Data extracted from a collection

|---|

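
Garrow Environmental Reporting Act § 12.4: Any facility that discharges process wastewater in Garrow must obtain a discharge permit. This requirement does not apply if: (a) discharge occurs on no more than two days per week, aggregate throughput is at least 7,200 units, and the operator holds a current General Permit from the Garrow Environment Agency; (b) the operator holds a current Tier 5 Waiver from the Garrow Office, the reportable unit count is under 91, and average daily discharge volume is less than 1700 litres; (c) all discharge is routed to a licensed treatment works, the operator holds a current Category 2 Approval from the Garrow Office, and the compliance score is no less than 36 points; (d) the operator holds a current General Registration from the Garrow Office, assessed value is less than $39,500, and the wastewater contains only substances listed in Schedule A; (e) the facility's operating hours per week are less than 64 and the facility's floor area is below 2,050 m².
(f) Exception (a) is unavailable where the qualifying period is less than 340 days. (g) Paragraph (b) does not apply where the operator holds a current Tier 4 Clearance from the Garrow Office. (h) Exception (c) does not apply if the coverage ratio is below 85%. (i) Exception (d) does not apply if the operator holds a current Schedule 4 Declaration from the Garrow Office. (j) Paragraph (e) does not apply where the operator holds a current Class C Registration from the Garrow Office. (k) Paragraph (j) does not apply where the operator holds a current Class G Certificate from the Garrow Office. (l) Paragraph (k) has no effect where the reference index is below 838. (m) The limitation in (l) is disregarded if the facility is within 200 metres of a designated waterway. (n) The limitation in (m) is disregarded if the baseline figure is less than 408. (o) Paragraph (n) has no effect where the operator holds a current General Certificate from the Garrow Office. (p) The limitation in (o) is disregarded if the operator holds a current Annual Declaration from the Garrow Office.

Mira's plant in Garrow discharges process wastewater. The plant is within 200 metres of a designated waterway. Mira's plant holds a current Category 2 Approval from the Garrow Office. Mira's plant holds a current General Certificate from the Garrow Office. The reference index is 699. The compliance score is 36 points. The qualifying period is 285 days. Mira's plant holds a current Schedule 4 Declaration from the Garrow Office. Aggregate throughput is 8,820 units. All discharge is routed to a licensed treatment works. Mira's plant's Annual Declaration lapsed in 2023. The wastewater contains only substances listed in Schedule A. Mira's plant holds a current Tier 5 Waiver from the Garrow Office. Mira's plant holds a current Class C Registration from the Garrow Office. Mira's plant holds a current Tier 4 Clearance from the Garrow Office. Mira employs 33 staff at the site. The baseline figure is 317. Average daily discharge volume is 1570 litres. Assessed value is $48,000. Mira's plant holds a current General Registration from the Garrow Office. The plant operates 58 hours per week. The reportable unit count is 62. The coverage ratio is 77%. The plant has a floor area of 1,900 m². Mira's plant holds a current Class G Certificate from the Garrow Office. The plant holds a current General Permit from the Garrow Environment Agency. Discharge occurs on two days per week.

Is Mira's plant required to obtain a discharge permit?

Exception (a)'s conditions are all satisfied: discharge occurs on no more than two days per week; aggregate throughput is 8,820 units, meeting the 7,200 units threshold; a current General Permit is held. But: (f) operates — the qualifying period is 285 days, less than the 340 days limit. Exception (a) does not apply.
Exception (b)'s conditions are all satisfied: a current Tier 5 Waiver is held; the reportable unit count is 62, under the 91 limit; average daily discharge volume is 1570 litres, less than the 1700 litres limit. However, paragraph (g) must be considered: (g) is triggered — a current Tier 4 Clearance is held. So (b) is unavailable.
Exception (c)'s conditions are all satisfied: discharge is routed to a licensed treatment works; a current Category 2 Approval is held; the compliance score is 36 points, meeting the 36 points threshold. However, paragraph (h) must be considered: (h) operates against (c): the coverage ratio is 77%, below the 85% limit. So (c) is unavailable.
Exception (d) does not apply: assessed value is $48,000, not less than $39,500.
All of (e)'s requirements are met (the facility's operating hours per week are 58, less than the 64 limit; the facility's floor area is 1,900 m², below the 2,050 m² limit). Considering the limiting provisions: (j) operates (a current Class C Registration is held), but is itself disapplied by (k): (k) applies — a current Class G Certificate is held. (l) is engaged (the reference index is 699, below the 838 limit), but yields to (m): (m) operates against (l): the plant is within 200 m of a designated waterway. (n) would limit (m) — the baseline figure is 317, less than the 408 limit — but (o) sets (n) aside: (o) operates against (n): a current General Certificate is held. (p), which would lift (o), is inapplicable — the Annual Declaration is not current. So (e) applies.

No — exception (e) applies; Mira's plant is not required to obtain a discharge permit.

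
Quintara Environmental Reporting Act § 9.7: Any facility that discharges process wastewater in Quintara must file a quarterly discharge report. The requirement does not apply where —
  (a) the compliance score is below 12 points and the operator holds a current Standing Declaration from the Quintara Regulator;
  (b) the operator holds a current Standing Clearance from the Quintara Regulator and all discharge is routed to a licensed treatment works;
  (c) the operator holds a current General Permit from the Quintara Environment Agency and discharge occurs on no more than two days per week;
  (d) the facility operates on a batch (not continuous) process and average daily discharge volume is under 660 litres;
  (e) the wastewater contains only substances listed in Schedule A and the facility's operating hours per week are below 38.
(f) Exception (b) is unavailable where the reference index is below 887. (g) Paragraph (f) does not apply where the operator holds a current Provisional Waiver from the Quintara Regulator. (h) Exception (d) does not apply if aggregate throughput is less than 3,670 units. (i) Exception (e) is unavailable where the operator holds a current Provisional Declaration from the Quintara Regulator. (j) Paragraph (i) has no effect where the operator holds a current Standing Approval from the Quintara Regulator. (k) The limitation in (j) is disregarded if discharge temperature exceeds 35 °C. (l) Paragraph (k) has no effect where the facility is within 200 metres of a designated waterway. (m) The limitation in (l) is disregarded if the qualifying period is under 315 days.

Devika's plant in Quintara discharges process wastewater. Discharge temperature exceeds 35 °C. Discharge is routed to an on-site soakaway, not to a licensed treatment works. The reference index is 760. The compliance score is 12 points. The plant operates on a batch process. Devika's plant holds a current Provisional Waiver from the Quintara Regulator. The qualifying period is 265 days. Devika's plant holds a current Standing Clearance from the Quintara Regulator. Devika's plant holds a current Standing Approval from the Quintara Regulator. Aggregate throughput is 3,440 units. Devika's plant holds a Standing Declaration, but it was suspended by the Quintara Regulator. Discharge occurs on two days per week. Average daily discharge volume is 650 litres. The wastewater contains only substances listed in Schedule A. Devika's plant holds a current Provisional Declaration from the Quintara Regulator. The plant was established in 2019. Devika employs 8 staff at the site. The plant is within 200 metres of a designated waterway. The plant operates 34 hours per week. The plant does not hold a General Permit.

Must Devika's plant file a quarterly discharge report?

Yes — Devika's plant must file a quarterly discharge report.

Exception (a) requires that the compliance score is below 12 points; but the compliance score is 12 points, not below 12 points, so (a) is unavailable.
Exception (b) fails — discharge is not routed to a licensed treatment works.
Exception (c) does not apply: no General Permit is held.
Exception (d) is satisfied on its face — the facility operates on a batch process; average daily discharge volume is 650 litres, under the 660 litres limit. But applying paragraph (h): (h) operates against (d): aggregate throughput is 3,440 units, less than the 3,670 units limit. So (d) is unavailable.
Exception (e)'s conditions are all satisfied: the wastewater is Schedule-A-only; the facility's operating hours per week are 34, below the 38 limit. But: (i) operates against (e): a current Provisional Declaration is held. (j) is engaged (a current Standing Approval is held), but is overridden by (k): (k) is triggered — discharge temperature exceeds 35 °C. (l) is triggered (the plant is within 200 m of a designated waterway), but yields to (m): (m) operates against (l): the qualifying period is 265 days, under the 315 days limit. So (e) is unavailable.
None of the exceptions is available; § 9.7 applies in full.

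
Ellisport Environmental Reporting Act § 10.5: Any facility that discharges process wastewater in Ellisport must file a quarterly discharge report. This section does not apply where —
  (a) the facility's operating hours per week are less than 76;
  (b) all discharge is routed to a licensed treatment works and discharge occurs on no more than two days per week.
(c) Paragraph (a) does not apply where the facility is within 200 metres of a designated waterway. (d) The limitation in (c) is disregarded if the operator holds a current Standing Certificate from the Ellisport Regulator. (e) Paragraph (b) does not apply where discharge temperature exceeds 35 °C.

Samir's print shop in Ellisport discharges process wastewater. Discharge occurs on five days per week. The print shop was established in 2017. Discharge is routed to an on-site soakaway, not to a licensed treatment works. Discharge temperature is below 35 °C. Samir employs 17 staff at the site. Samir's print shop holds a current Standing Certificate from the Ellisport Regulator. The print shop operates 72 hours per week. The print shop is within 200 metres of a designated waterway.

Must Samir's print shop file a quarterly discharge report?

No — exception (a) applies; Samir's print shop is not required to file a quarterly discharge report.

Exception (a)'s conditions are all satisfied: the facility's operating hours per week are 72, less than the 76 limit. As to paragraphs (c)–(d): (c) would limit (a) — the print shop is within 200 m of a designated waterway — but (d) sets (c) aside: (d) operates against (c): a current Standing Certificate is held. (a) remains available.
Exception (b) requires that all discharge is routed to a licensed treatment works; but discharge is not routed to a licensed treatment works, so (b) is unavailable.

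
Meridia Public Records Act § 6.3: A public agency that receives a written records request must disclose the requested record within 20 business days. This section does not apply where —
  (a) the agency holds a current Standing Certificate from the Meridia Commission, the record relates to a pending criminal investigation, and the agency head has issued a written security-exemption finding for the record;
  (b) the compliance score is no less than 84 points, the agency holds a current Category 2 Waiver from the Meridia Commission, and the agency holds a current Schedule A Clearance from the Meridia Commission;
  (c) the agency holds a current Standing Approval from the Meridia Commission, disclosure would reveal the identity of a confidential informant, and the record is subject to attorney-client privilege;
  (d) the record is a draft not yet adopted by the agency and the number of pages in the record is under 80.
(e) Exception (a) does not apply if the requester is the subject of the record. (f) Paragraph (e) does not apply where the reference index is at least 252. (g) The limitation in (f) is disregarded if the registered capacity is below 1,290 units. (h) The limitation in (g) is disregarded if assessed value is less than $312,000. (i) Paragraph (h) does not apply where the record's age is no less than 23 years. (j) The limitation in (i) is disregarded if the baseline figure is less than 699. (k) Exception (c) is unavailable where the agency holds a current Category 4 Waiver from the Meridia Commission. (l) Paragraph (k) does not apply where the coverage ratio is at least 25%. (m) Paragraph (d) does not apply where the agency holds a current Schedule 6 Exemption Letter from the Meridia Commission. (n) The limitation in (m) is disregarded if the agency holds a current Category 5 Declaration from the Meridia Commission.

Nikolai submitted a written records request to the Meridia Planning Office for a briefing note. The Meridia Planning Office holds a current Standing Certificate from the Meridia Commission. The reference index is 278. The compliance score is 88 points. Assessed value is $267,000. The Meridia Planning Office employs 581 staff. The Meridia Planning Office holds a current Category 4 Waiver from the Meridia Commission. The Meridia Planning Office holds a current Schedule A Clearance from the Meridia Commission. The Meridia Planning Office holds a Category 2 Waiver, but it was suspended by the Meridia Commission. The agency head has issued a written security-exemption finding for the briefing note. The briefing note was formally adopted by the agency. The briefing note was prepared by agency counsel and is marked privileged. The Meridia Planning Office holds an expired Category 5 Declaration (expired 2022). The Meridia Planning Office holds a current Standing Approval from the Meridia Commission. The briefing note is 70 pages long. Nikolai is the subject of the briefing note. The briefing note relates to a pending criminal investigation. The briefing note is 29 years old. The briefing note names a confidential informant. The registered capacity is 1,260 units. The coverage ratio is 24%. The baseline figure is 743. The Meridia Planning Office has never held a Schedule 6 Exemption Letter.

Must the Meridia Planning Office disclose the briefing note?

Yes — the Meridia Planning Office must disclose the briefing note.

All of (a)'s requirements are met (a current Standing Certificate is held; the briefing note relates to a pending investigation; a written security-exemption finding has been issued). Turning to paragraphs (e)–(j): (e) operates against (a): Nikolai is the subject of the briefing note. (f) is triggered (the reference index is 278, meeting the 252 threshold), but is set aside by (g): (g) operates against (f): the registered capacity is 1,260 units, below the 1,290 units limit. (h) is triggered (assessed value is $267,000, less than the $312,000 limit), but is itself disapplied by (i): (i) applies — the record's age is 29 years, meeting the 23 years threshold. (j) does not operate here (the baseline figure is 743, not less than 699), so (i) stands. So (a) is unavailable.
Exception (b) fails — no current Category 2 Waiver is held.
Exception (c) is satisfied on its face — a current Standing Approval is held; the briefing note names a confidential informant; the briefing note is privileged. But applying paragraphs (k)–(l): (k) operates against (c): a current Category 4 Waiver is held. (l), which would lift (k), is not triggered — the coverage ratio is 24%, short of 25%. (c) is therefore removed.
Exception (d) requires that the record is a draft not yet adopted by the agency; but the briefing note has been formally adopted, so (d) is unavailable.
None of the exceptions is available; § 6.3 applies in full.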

|---|

**ASSIGNMENT:**
Please, from the entries above, set down exactly the lines from the one containing "(b) the operator holds a current Standing" through the one containing "(c) the operator", and only those.

**SOLUTION:**
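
  (b) the operator holds a current Standing Clearance from the Quintara Regulator and all discharge is routed to a licensed treatment works;
  (c) the operator holds a current General Permit from the Quintara Environment Agency and discharge occurs on no more than two days per week;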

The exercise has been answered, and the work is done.